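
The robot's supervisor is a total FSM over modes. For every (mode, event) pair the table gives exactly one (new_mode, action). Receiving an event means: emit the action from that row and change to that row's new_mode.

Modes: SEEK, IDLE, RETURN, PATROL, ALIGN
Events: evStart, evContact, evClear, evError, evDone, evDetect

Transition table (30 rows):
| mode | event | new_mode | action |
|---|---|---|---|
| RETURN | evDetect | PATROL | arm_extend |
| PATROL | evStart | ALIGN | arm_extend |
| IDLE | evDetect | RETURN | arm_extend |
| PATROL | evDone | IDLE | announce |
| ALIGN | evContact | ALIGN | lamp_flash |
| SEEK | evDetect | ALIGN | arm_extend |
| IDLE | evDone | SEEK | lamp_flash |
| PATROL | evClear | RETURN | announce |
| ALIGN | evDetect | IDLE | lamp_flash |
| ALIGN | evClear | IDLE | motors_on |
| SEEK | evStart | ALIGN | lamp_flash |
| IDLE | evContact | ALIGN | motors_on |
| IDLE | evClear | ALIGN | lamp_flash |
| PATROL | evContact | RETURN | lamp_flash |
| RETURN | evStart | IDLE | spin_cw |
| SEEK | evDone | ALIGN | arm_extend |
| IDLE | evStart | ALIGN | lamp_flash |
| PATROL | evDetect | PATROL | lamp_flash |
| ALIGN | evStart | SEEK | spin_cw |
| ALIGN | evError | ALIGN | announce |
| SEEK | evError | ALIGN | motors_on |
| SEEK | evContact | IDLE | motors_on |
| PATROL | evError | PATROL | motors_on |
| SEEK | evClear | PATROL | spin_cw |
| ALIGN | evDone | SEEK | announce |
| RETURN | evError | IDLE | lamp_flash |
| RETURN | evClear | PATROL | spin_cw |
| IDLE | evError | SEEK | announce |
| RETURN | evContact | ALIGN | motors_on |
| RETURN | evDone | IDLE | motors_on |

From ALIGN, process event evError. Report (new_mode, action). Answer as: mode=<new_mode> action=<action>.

mode=ALIGN action=announce

current mode = ALIGN; filter table to that mode:
  (ALIGN, evContact) → (ALIGN, lamp_flash)
  (ALIGN, evDetect) → (IDLE, lamp_flash)
  (ALIGN, evClear) → (IDLE, motors_on)
  (ALIGN, evStart) → (SEEK, spin_cw)
  (ALIGN, evError) → (ALIGN, announce)  ← event matches
  (ALIGN, evDone) → (SEEK, announce)
event = evError selects (ALIGN, announce)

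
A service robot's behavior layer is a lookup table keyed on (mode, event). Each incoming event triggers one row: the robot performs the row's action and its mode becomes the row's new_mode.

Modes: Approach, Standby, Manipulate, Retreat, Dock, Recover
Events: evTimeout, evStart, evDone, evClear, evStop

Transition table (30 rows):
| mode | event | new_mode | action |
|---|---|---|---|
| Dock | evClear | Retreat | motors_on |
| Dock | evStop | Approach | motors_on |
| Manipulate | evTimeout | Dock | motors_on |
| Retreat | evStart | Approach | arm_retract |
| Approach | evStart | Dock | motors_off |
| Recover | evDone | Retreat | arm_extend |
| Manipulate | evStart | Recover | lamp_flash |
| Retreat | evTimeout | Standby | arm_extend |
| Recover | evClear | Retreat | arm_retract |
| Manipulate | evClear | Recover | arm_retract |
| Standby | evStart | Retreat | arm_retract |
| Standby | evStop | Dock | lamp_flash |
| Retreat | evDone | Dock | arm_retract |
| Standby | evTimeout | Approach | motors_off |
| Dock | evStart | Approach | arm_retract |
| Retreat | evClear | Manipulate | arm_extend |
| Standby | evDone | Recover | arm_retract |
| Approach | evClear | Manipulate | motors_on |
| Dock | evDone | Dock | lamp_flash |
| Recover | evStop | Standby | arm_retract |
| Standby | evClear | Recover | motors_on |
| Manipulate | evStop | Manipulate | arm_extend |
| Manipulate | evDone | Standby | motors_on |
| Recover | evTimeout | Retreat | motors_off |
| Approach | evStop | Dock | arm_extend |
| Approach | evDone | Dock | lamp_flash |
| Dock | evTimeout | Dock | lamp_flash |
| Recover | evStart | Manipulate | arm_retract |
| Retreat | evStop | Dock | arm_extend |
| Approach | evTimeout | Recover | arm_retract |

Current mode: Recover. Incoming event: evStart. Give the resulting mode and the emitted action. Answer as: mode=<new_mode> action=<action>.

mode=Manipulate action=arm_retract

current mode = Recover; filter table to that mode:
  (Recover, evDone) → (Retreat, arm_extend)
  (Recover, evClear) → (Retreat, arm_retract)
  (Recover, evStop) → (Standby, arm_retract)
  (Recover, evTimeout) → (Retreat, motors_off)
  (Recover, evStart) → (Manipulate, arm_retract)  ← event matches
event = evStart selects (Manipulate, arm_retract)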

——

### Problem statement
Please write out the whole listing exactly as given.

### Solution to this task
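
The robot's supervisor is a total FSM over modes. For every (mode, event) pair the table gives exactly one (new_mode, action). Receiving an event means: emit the action from that row and change to that row's new_mode.

Modes: SEEK, IDLE, RETURN, PATROL, ALIGN
Events: evStart, evContact, evClear, evError, evDone, evDetect

Transition table (30 rows):
| mode | event | new_mode | action |
|---|---|---|---|
| RETURN | evDetect | PATROL | arm_extend |
| PATROL | evStart | ALIGN | arm_extend |
| IDLE | evDetect | RETURN | arm_extend |
| PATROL | evDone | IDLE | announce |
| ALIGN | evContact | ALIGN | lamp_flash |
| SEEK | evDetect | ALIGN | arm_extend |
| IDLE | evDone | SEEK | lamp_flash |
| PATROL | evClear | RETURN | announce |
| ALIGN | evDetect | IDLE | lamp_flash |
| ALIGN | evClear | IDLE | motors_on |
| SEEK | evStart | ALIGN | lamp_flash |
| IDLE | evContact | ALIGN | motors_on |
| IDLE | evClear | ALIGN | lamp_flash |
| PATROL | evContact | RETURN | lamp_flash |
| RETURN | evStart | IDLE | spin_cw |
| SEEK | evDone | ALIGN | arm_extend |
| IDLE | evStart | ALIGN | lamp_flash |
| PATROL | evDetect | PATROL | lamp_flash |
| ALIGN | evStart | SEEK | spin_cw |
| ALIGN | evError | ALIGN | announce |
| SEEK | evError | ALIGN | motors_on |
| SEEK | evContact | IDLE | motors_on |
| PATROL | evError | PATROL | motors_on |
| SEEK | evClear | PATROL | spin_cw |
| ALIGN | evDone | SEEK | announce |
| RETURN | evError | IDLE | lamp_flash |
| RETURN | evClear | PATROL | spin_cw |
| IDLE | evError | SEEK | announce |
| RETURN | evContact | ALIGN | motors_on |
| RETURN | evDone | IDLE | motors_on |

From ALIGN, process event evError. Report (new_mode, action). Answer as: mode=<new_mode> action=<action>.

mode=ALIGN action=announce

current mode = ALIGN; filter table to that mode:
  (ALIGN, evContact) → (ALIGN, lamp_flash)
  (ALIGN, evDetect) → (IDLE, lamp_flash)
  (ALIGN, evClear) → (IDLE, motors_on)
  (ALIGN, evStart) → (SEEK, spin_cw)
  (ALIGN, evError) → (ALIGN, announce)  ← event matches
  (ALIGN, evDone) → (SEEK, announce)
event = evError selects (ALIGN, announce)

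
A service robot's behavior layer is a lookup table keyed on (mode, event). Each incoming event triggers one row: the robot performs the row's action and its mode becomes the row's new_mode.

Modes: Approach, Standby, Manipulate, Retreat, Dock, Recover
Events: evTimeout, evStart, evDone, evClear, evStop

Transition table (30 rows):
| mode | event | new_mode | action |
|---|---|---|---|
| Dock | evClear | Retreat | motors_on |
| Dock | evStop | Approach | motors_on |
| Manipulate | evTimeout | Dock | motors_on |
| Retreat | evStart | Approach | arm_retract |
| Approach | evStart | Dock | motors_off |
| Recover | evDone | Retreat | arm_extend |
| Manipulate | evStart | Recover | lamp_flash |
| Retreat | evTimeout | Standby | arm_extend |
| Recover | evClear | Retreat | arm_retract |
| Manipulate | evClear | Recover | arm_retract |
| Standby | evStart | Retreat | arm_retract |
| Standby | evStop | Dock | lamp_flash |
| Retreat | evDone | Dock | arm_retract |
| Standby | evTimeout | Approach | motors_off |
| Dock | evStart | Approach | arm_retract |
| Retreat | evClear | Manipulate | arm_extend |
| Standby | evDone | Recover | arm_retract |
| Approach | evClear | Manipulate | motors_on |
| Dock | evDone | Dock | lamp_flash |
| Recover | evStop | Standby | arm_retract |
| Standby | evClear | Recover | motors_on |
| Manipulate | evStop | Manipulate | arm_extend |
| Manipulate | evDone | Standby | motors_on |
| Recover | evTimeout | Retreat | motors_off |
| Approach | evStop | Dock | arm_extend |
| Approach | evDone | Dock | lamp_flash |
| Dock | evTimeout | Dock | lamp_flash |
| Recover | evStart | Manipulate | arm_retract |
| Retreat | evStop | Dock | arm_extend |
| Approach | evTimeout | Recover | arm_retract |

Current mode: Recover. Incoming event: evStart. Give the resulting mode and the emitted action. Answer as: mode=<new_mode> action=<action>.

mode=Manipulate action=arm_retract

current mode = Recover; filter table to that mode:
  (Recover, evDone) → (Retreat, arm_extend)
  (Recover, evClear) → (Retreat, arm_retract)
  (Recover, evStop) → (Standby, arm_retract)
  (Recover, evTimeout) → (Retreat, motors_off)
  (Recover, evStart) → (Manipulate, arm_retract)  ← event matches
event = evStart selects (Manipulate, arm_retract)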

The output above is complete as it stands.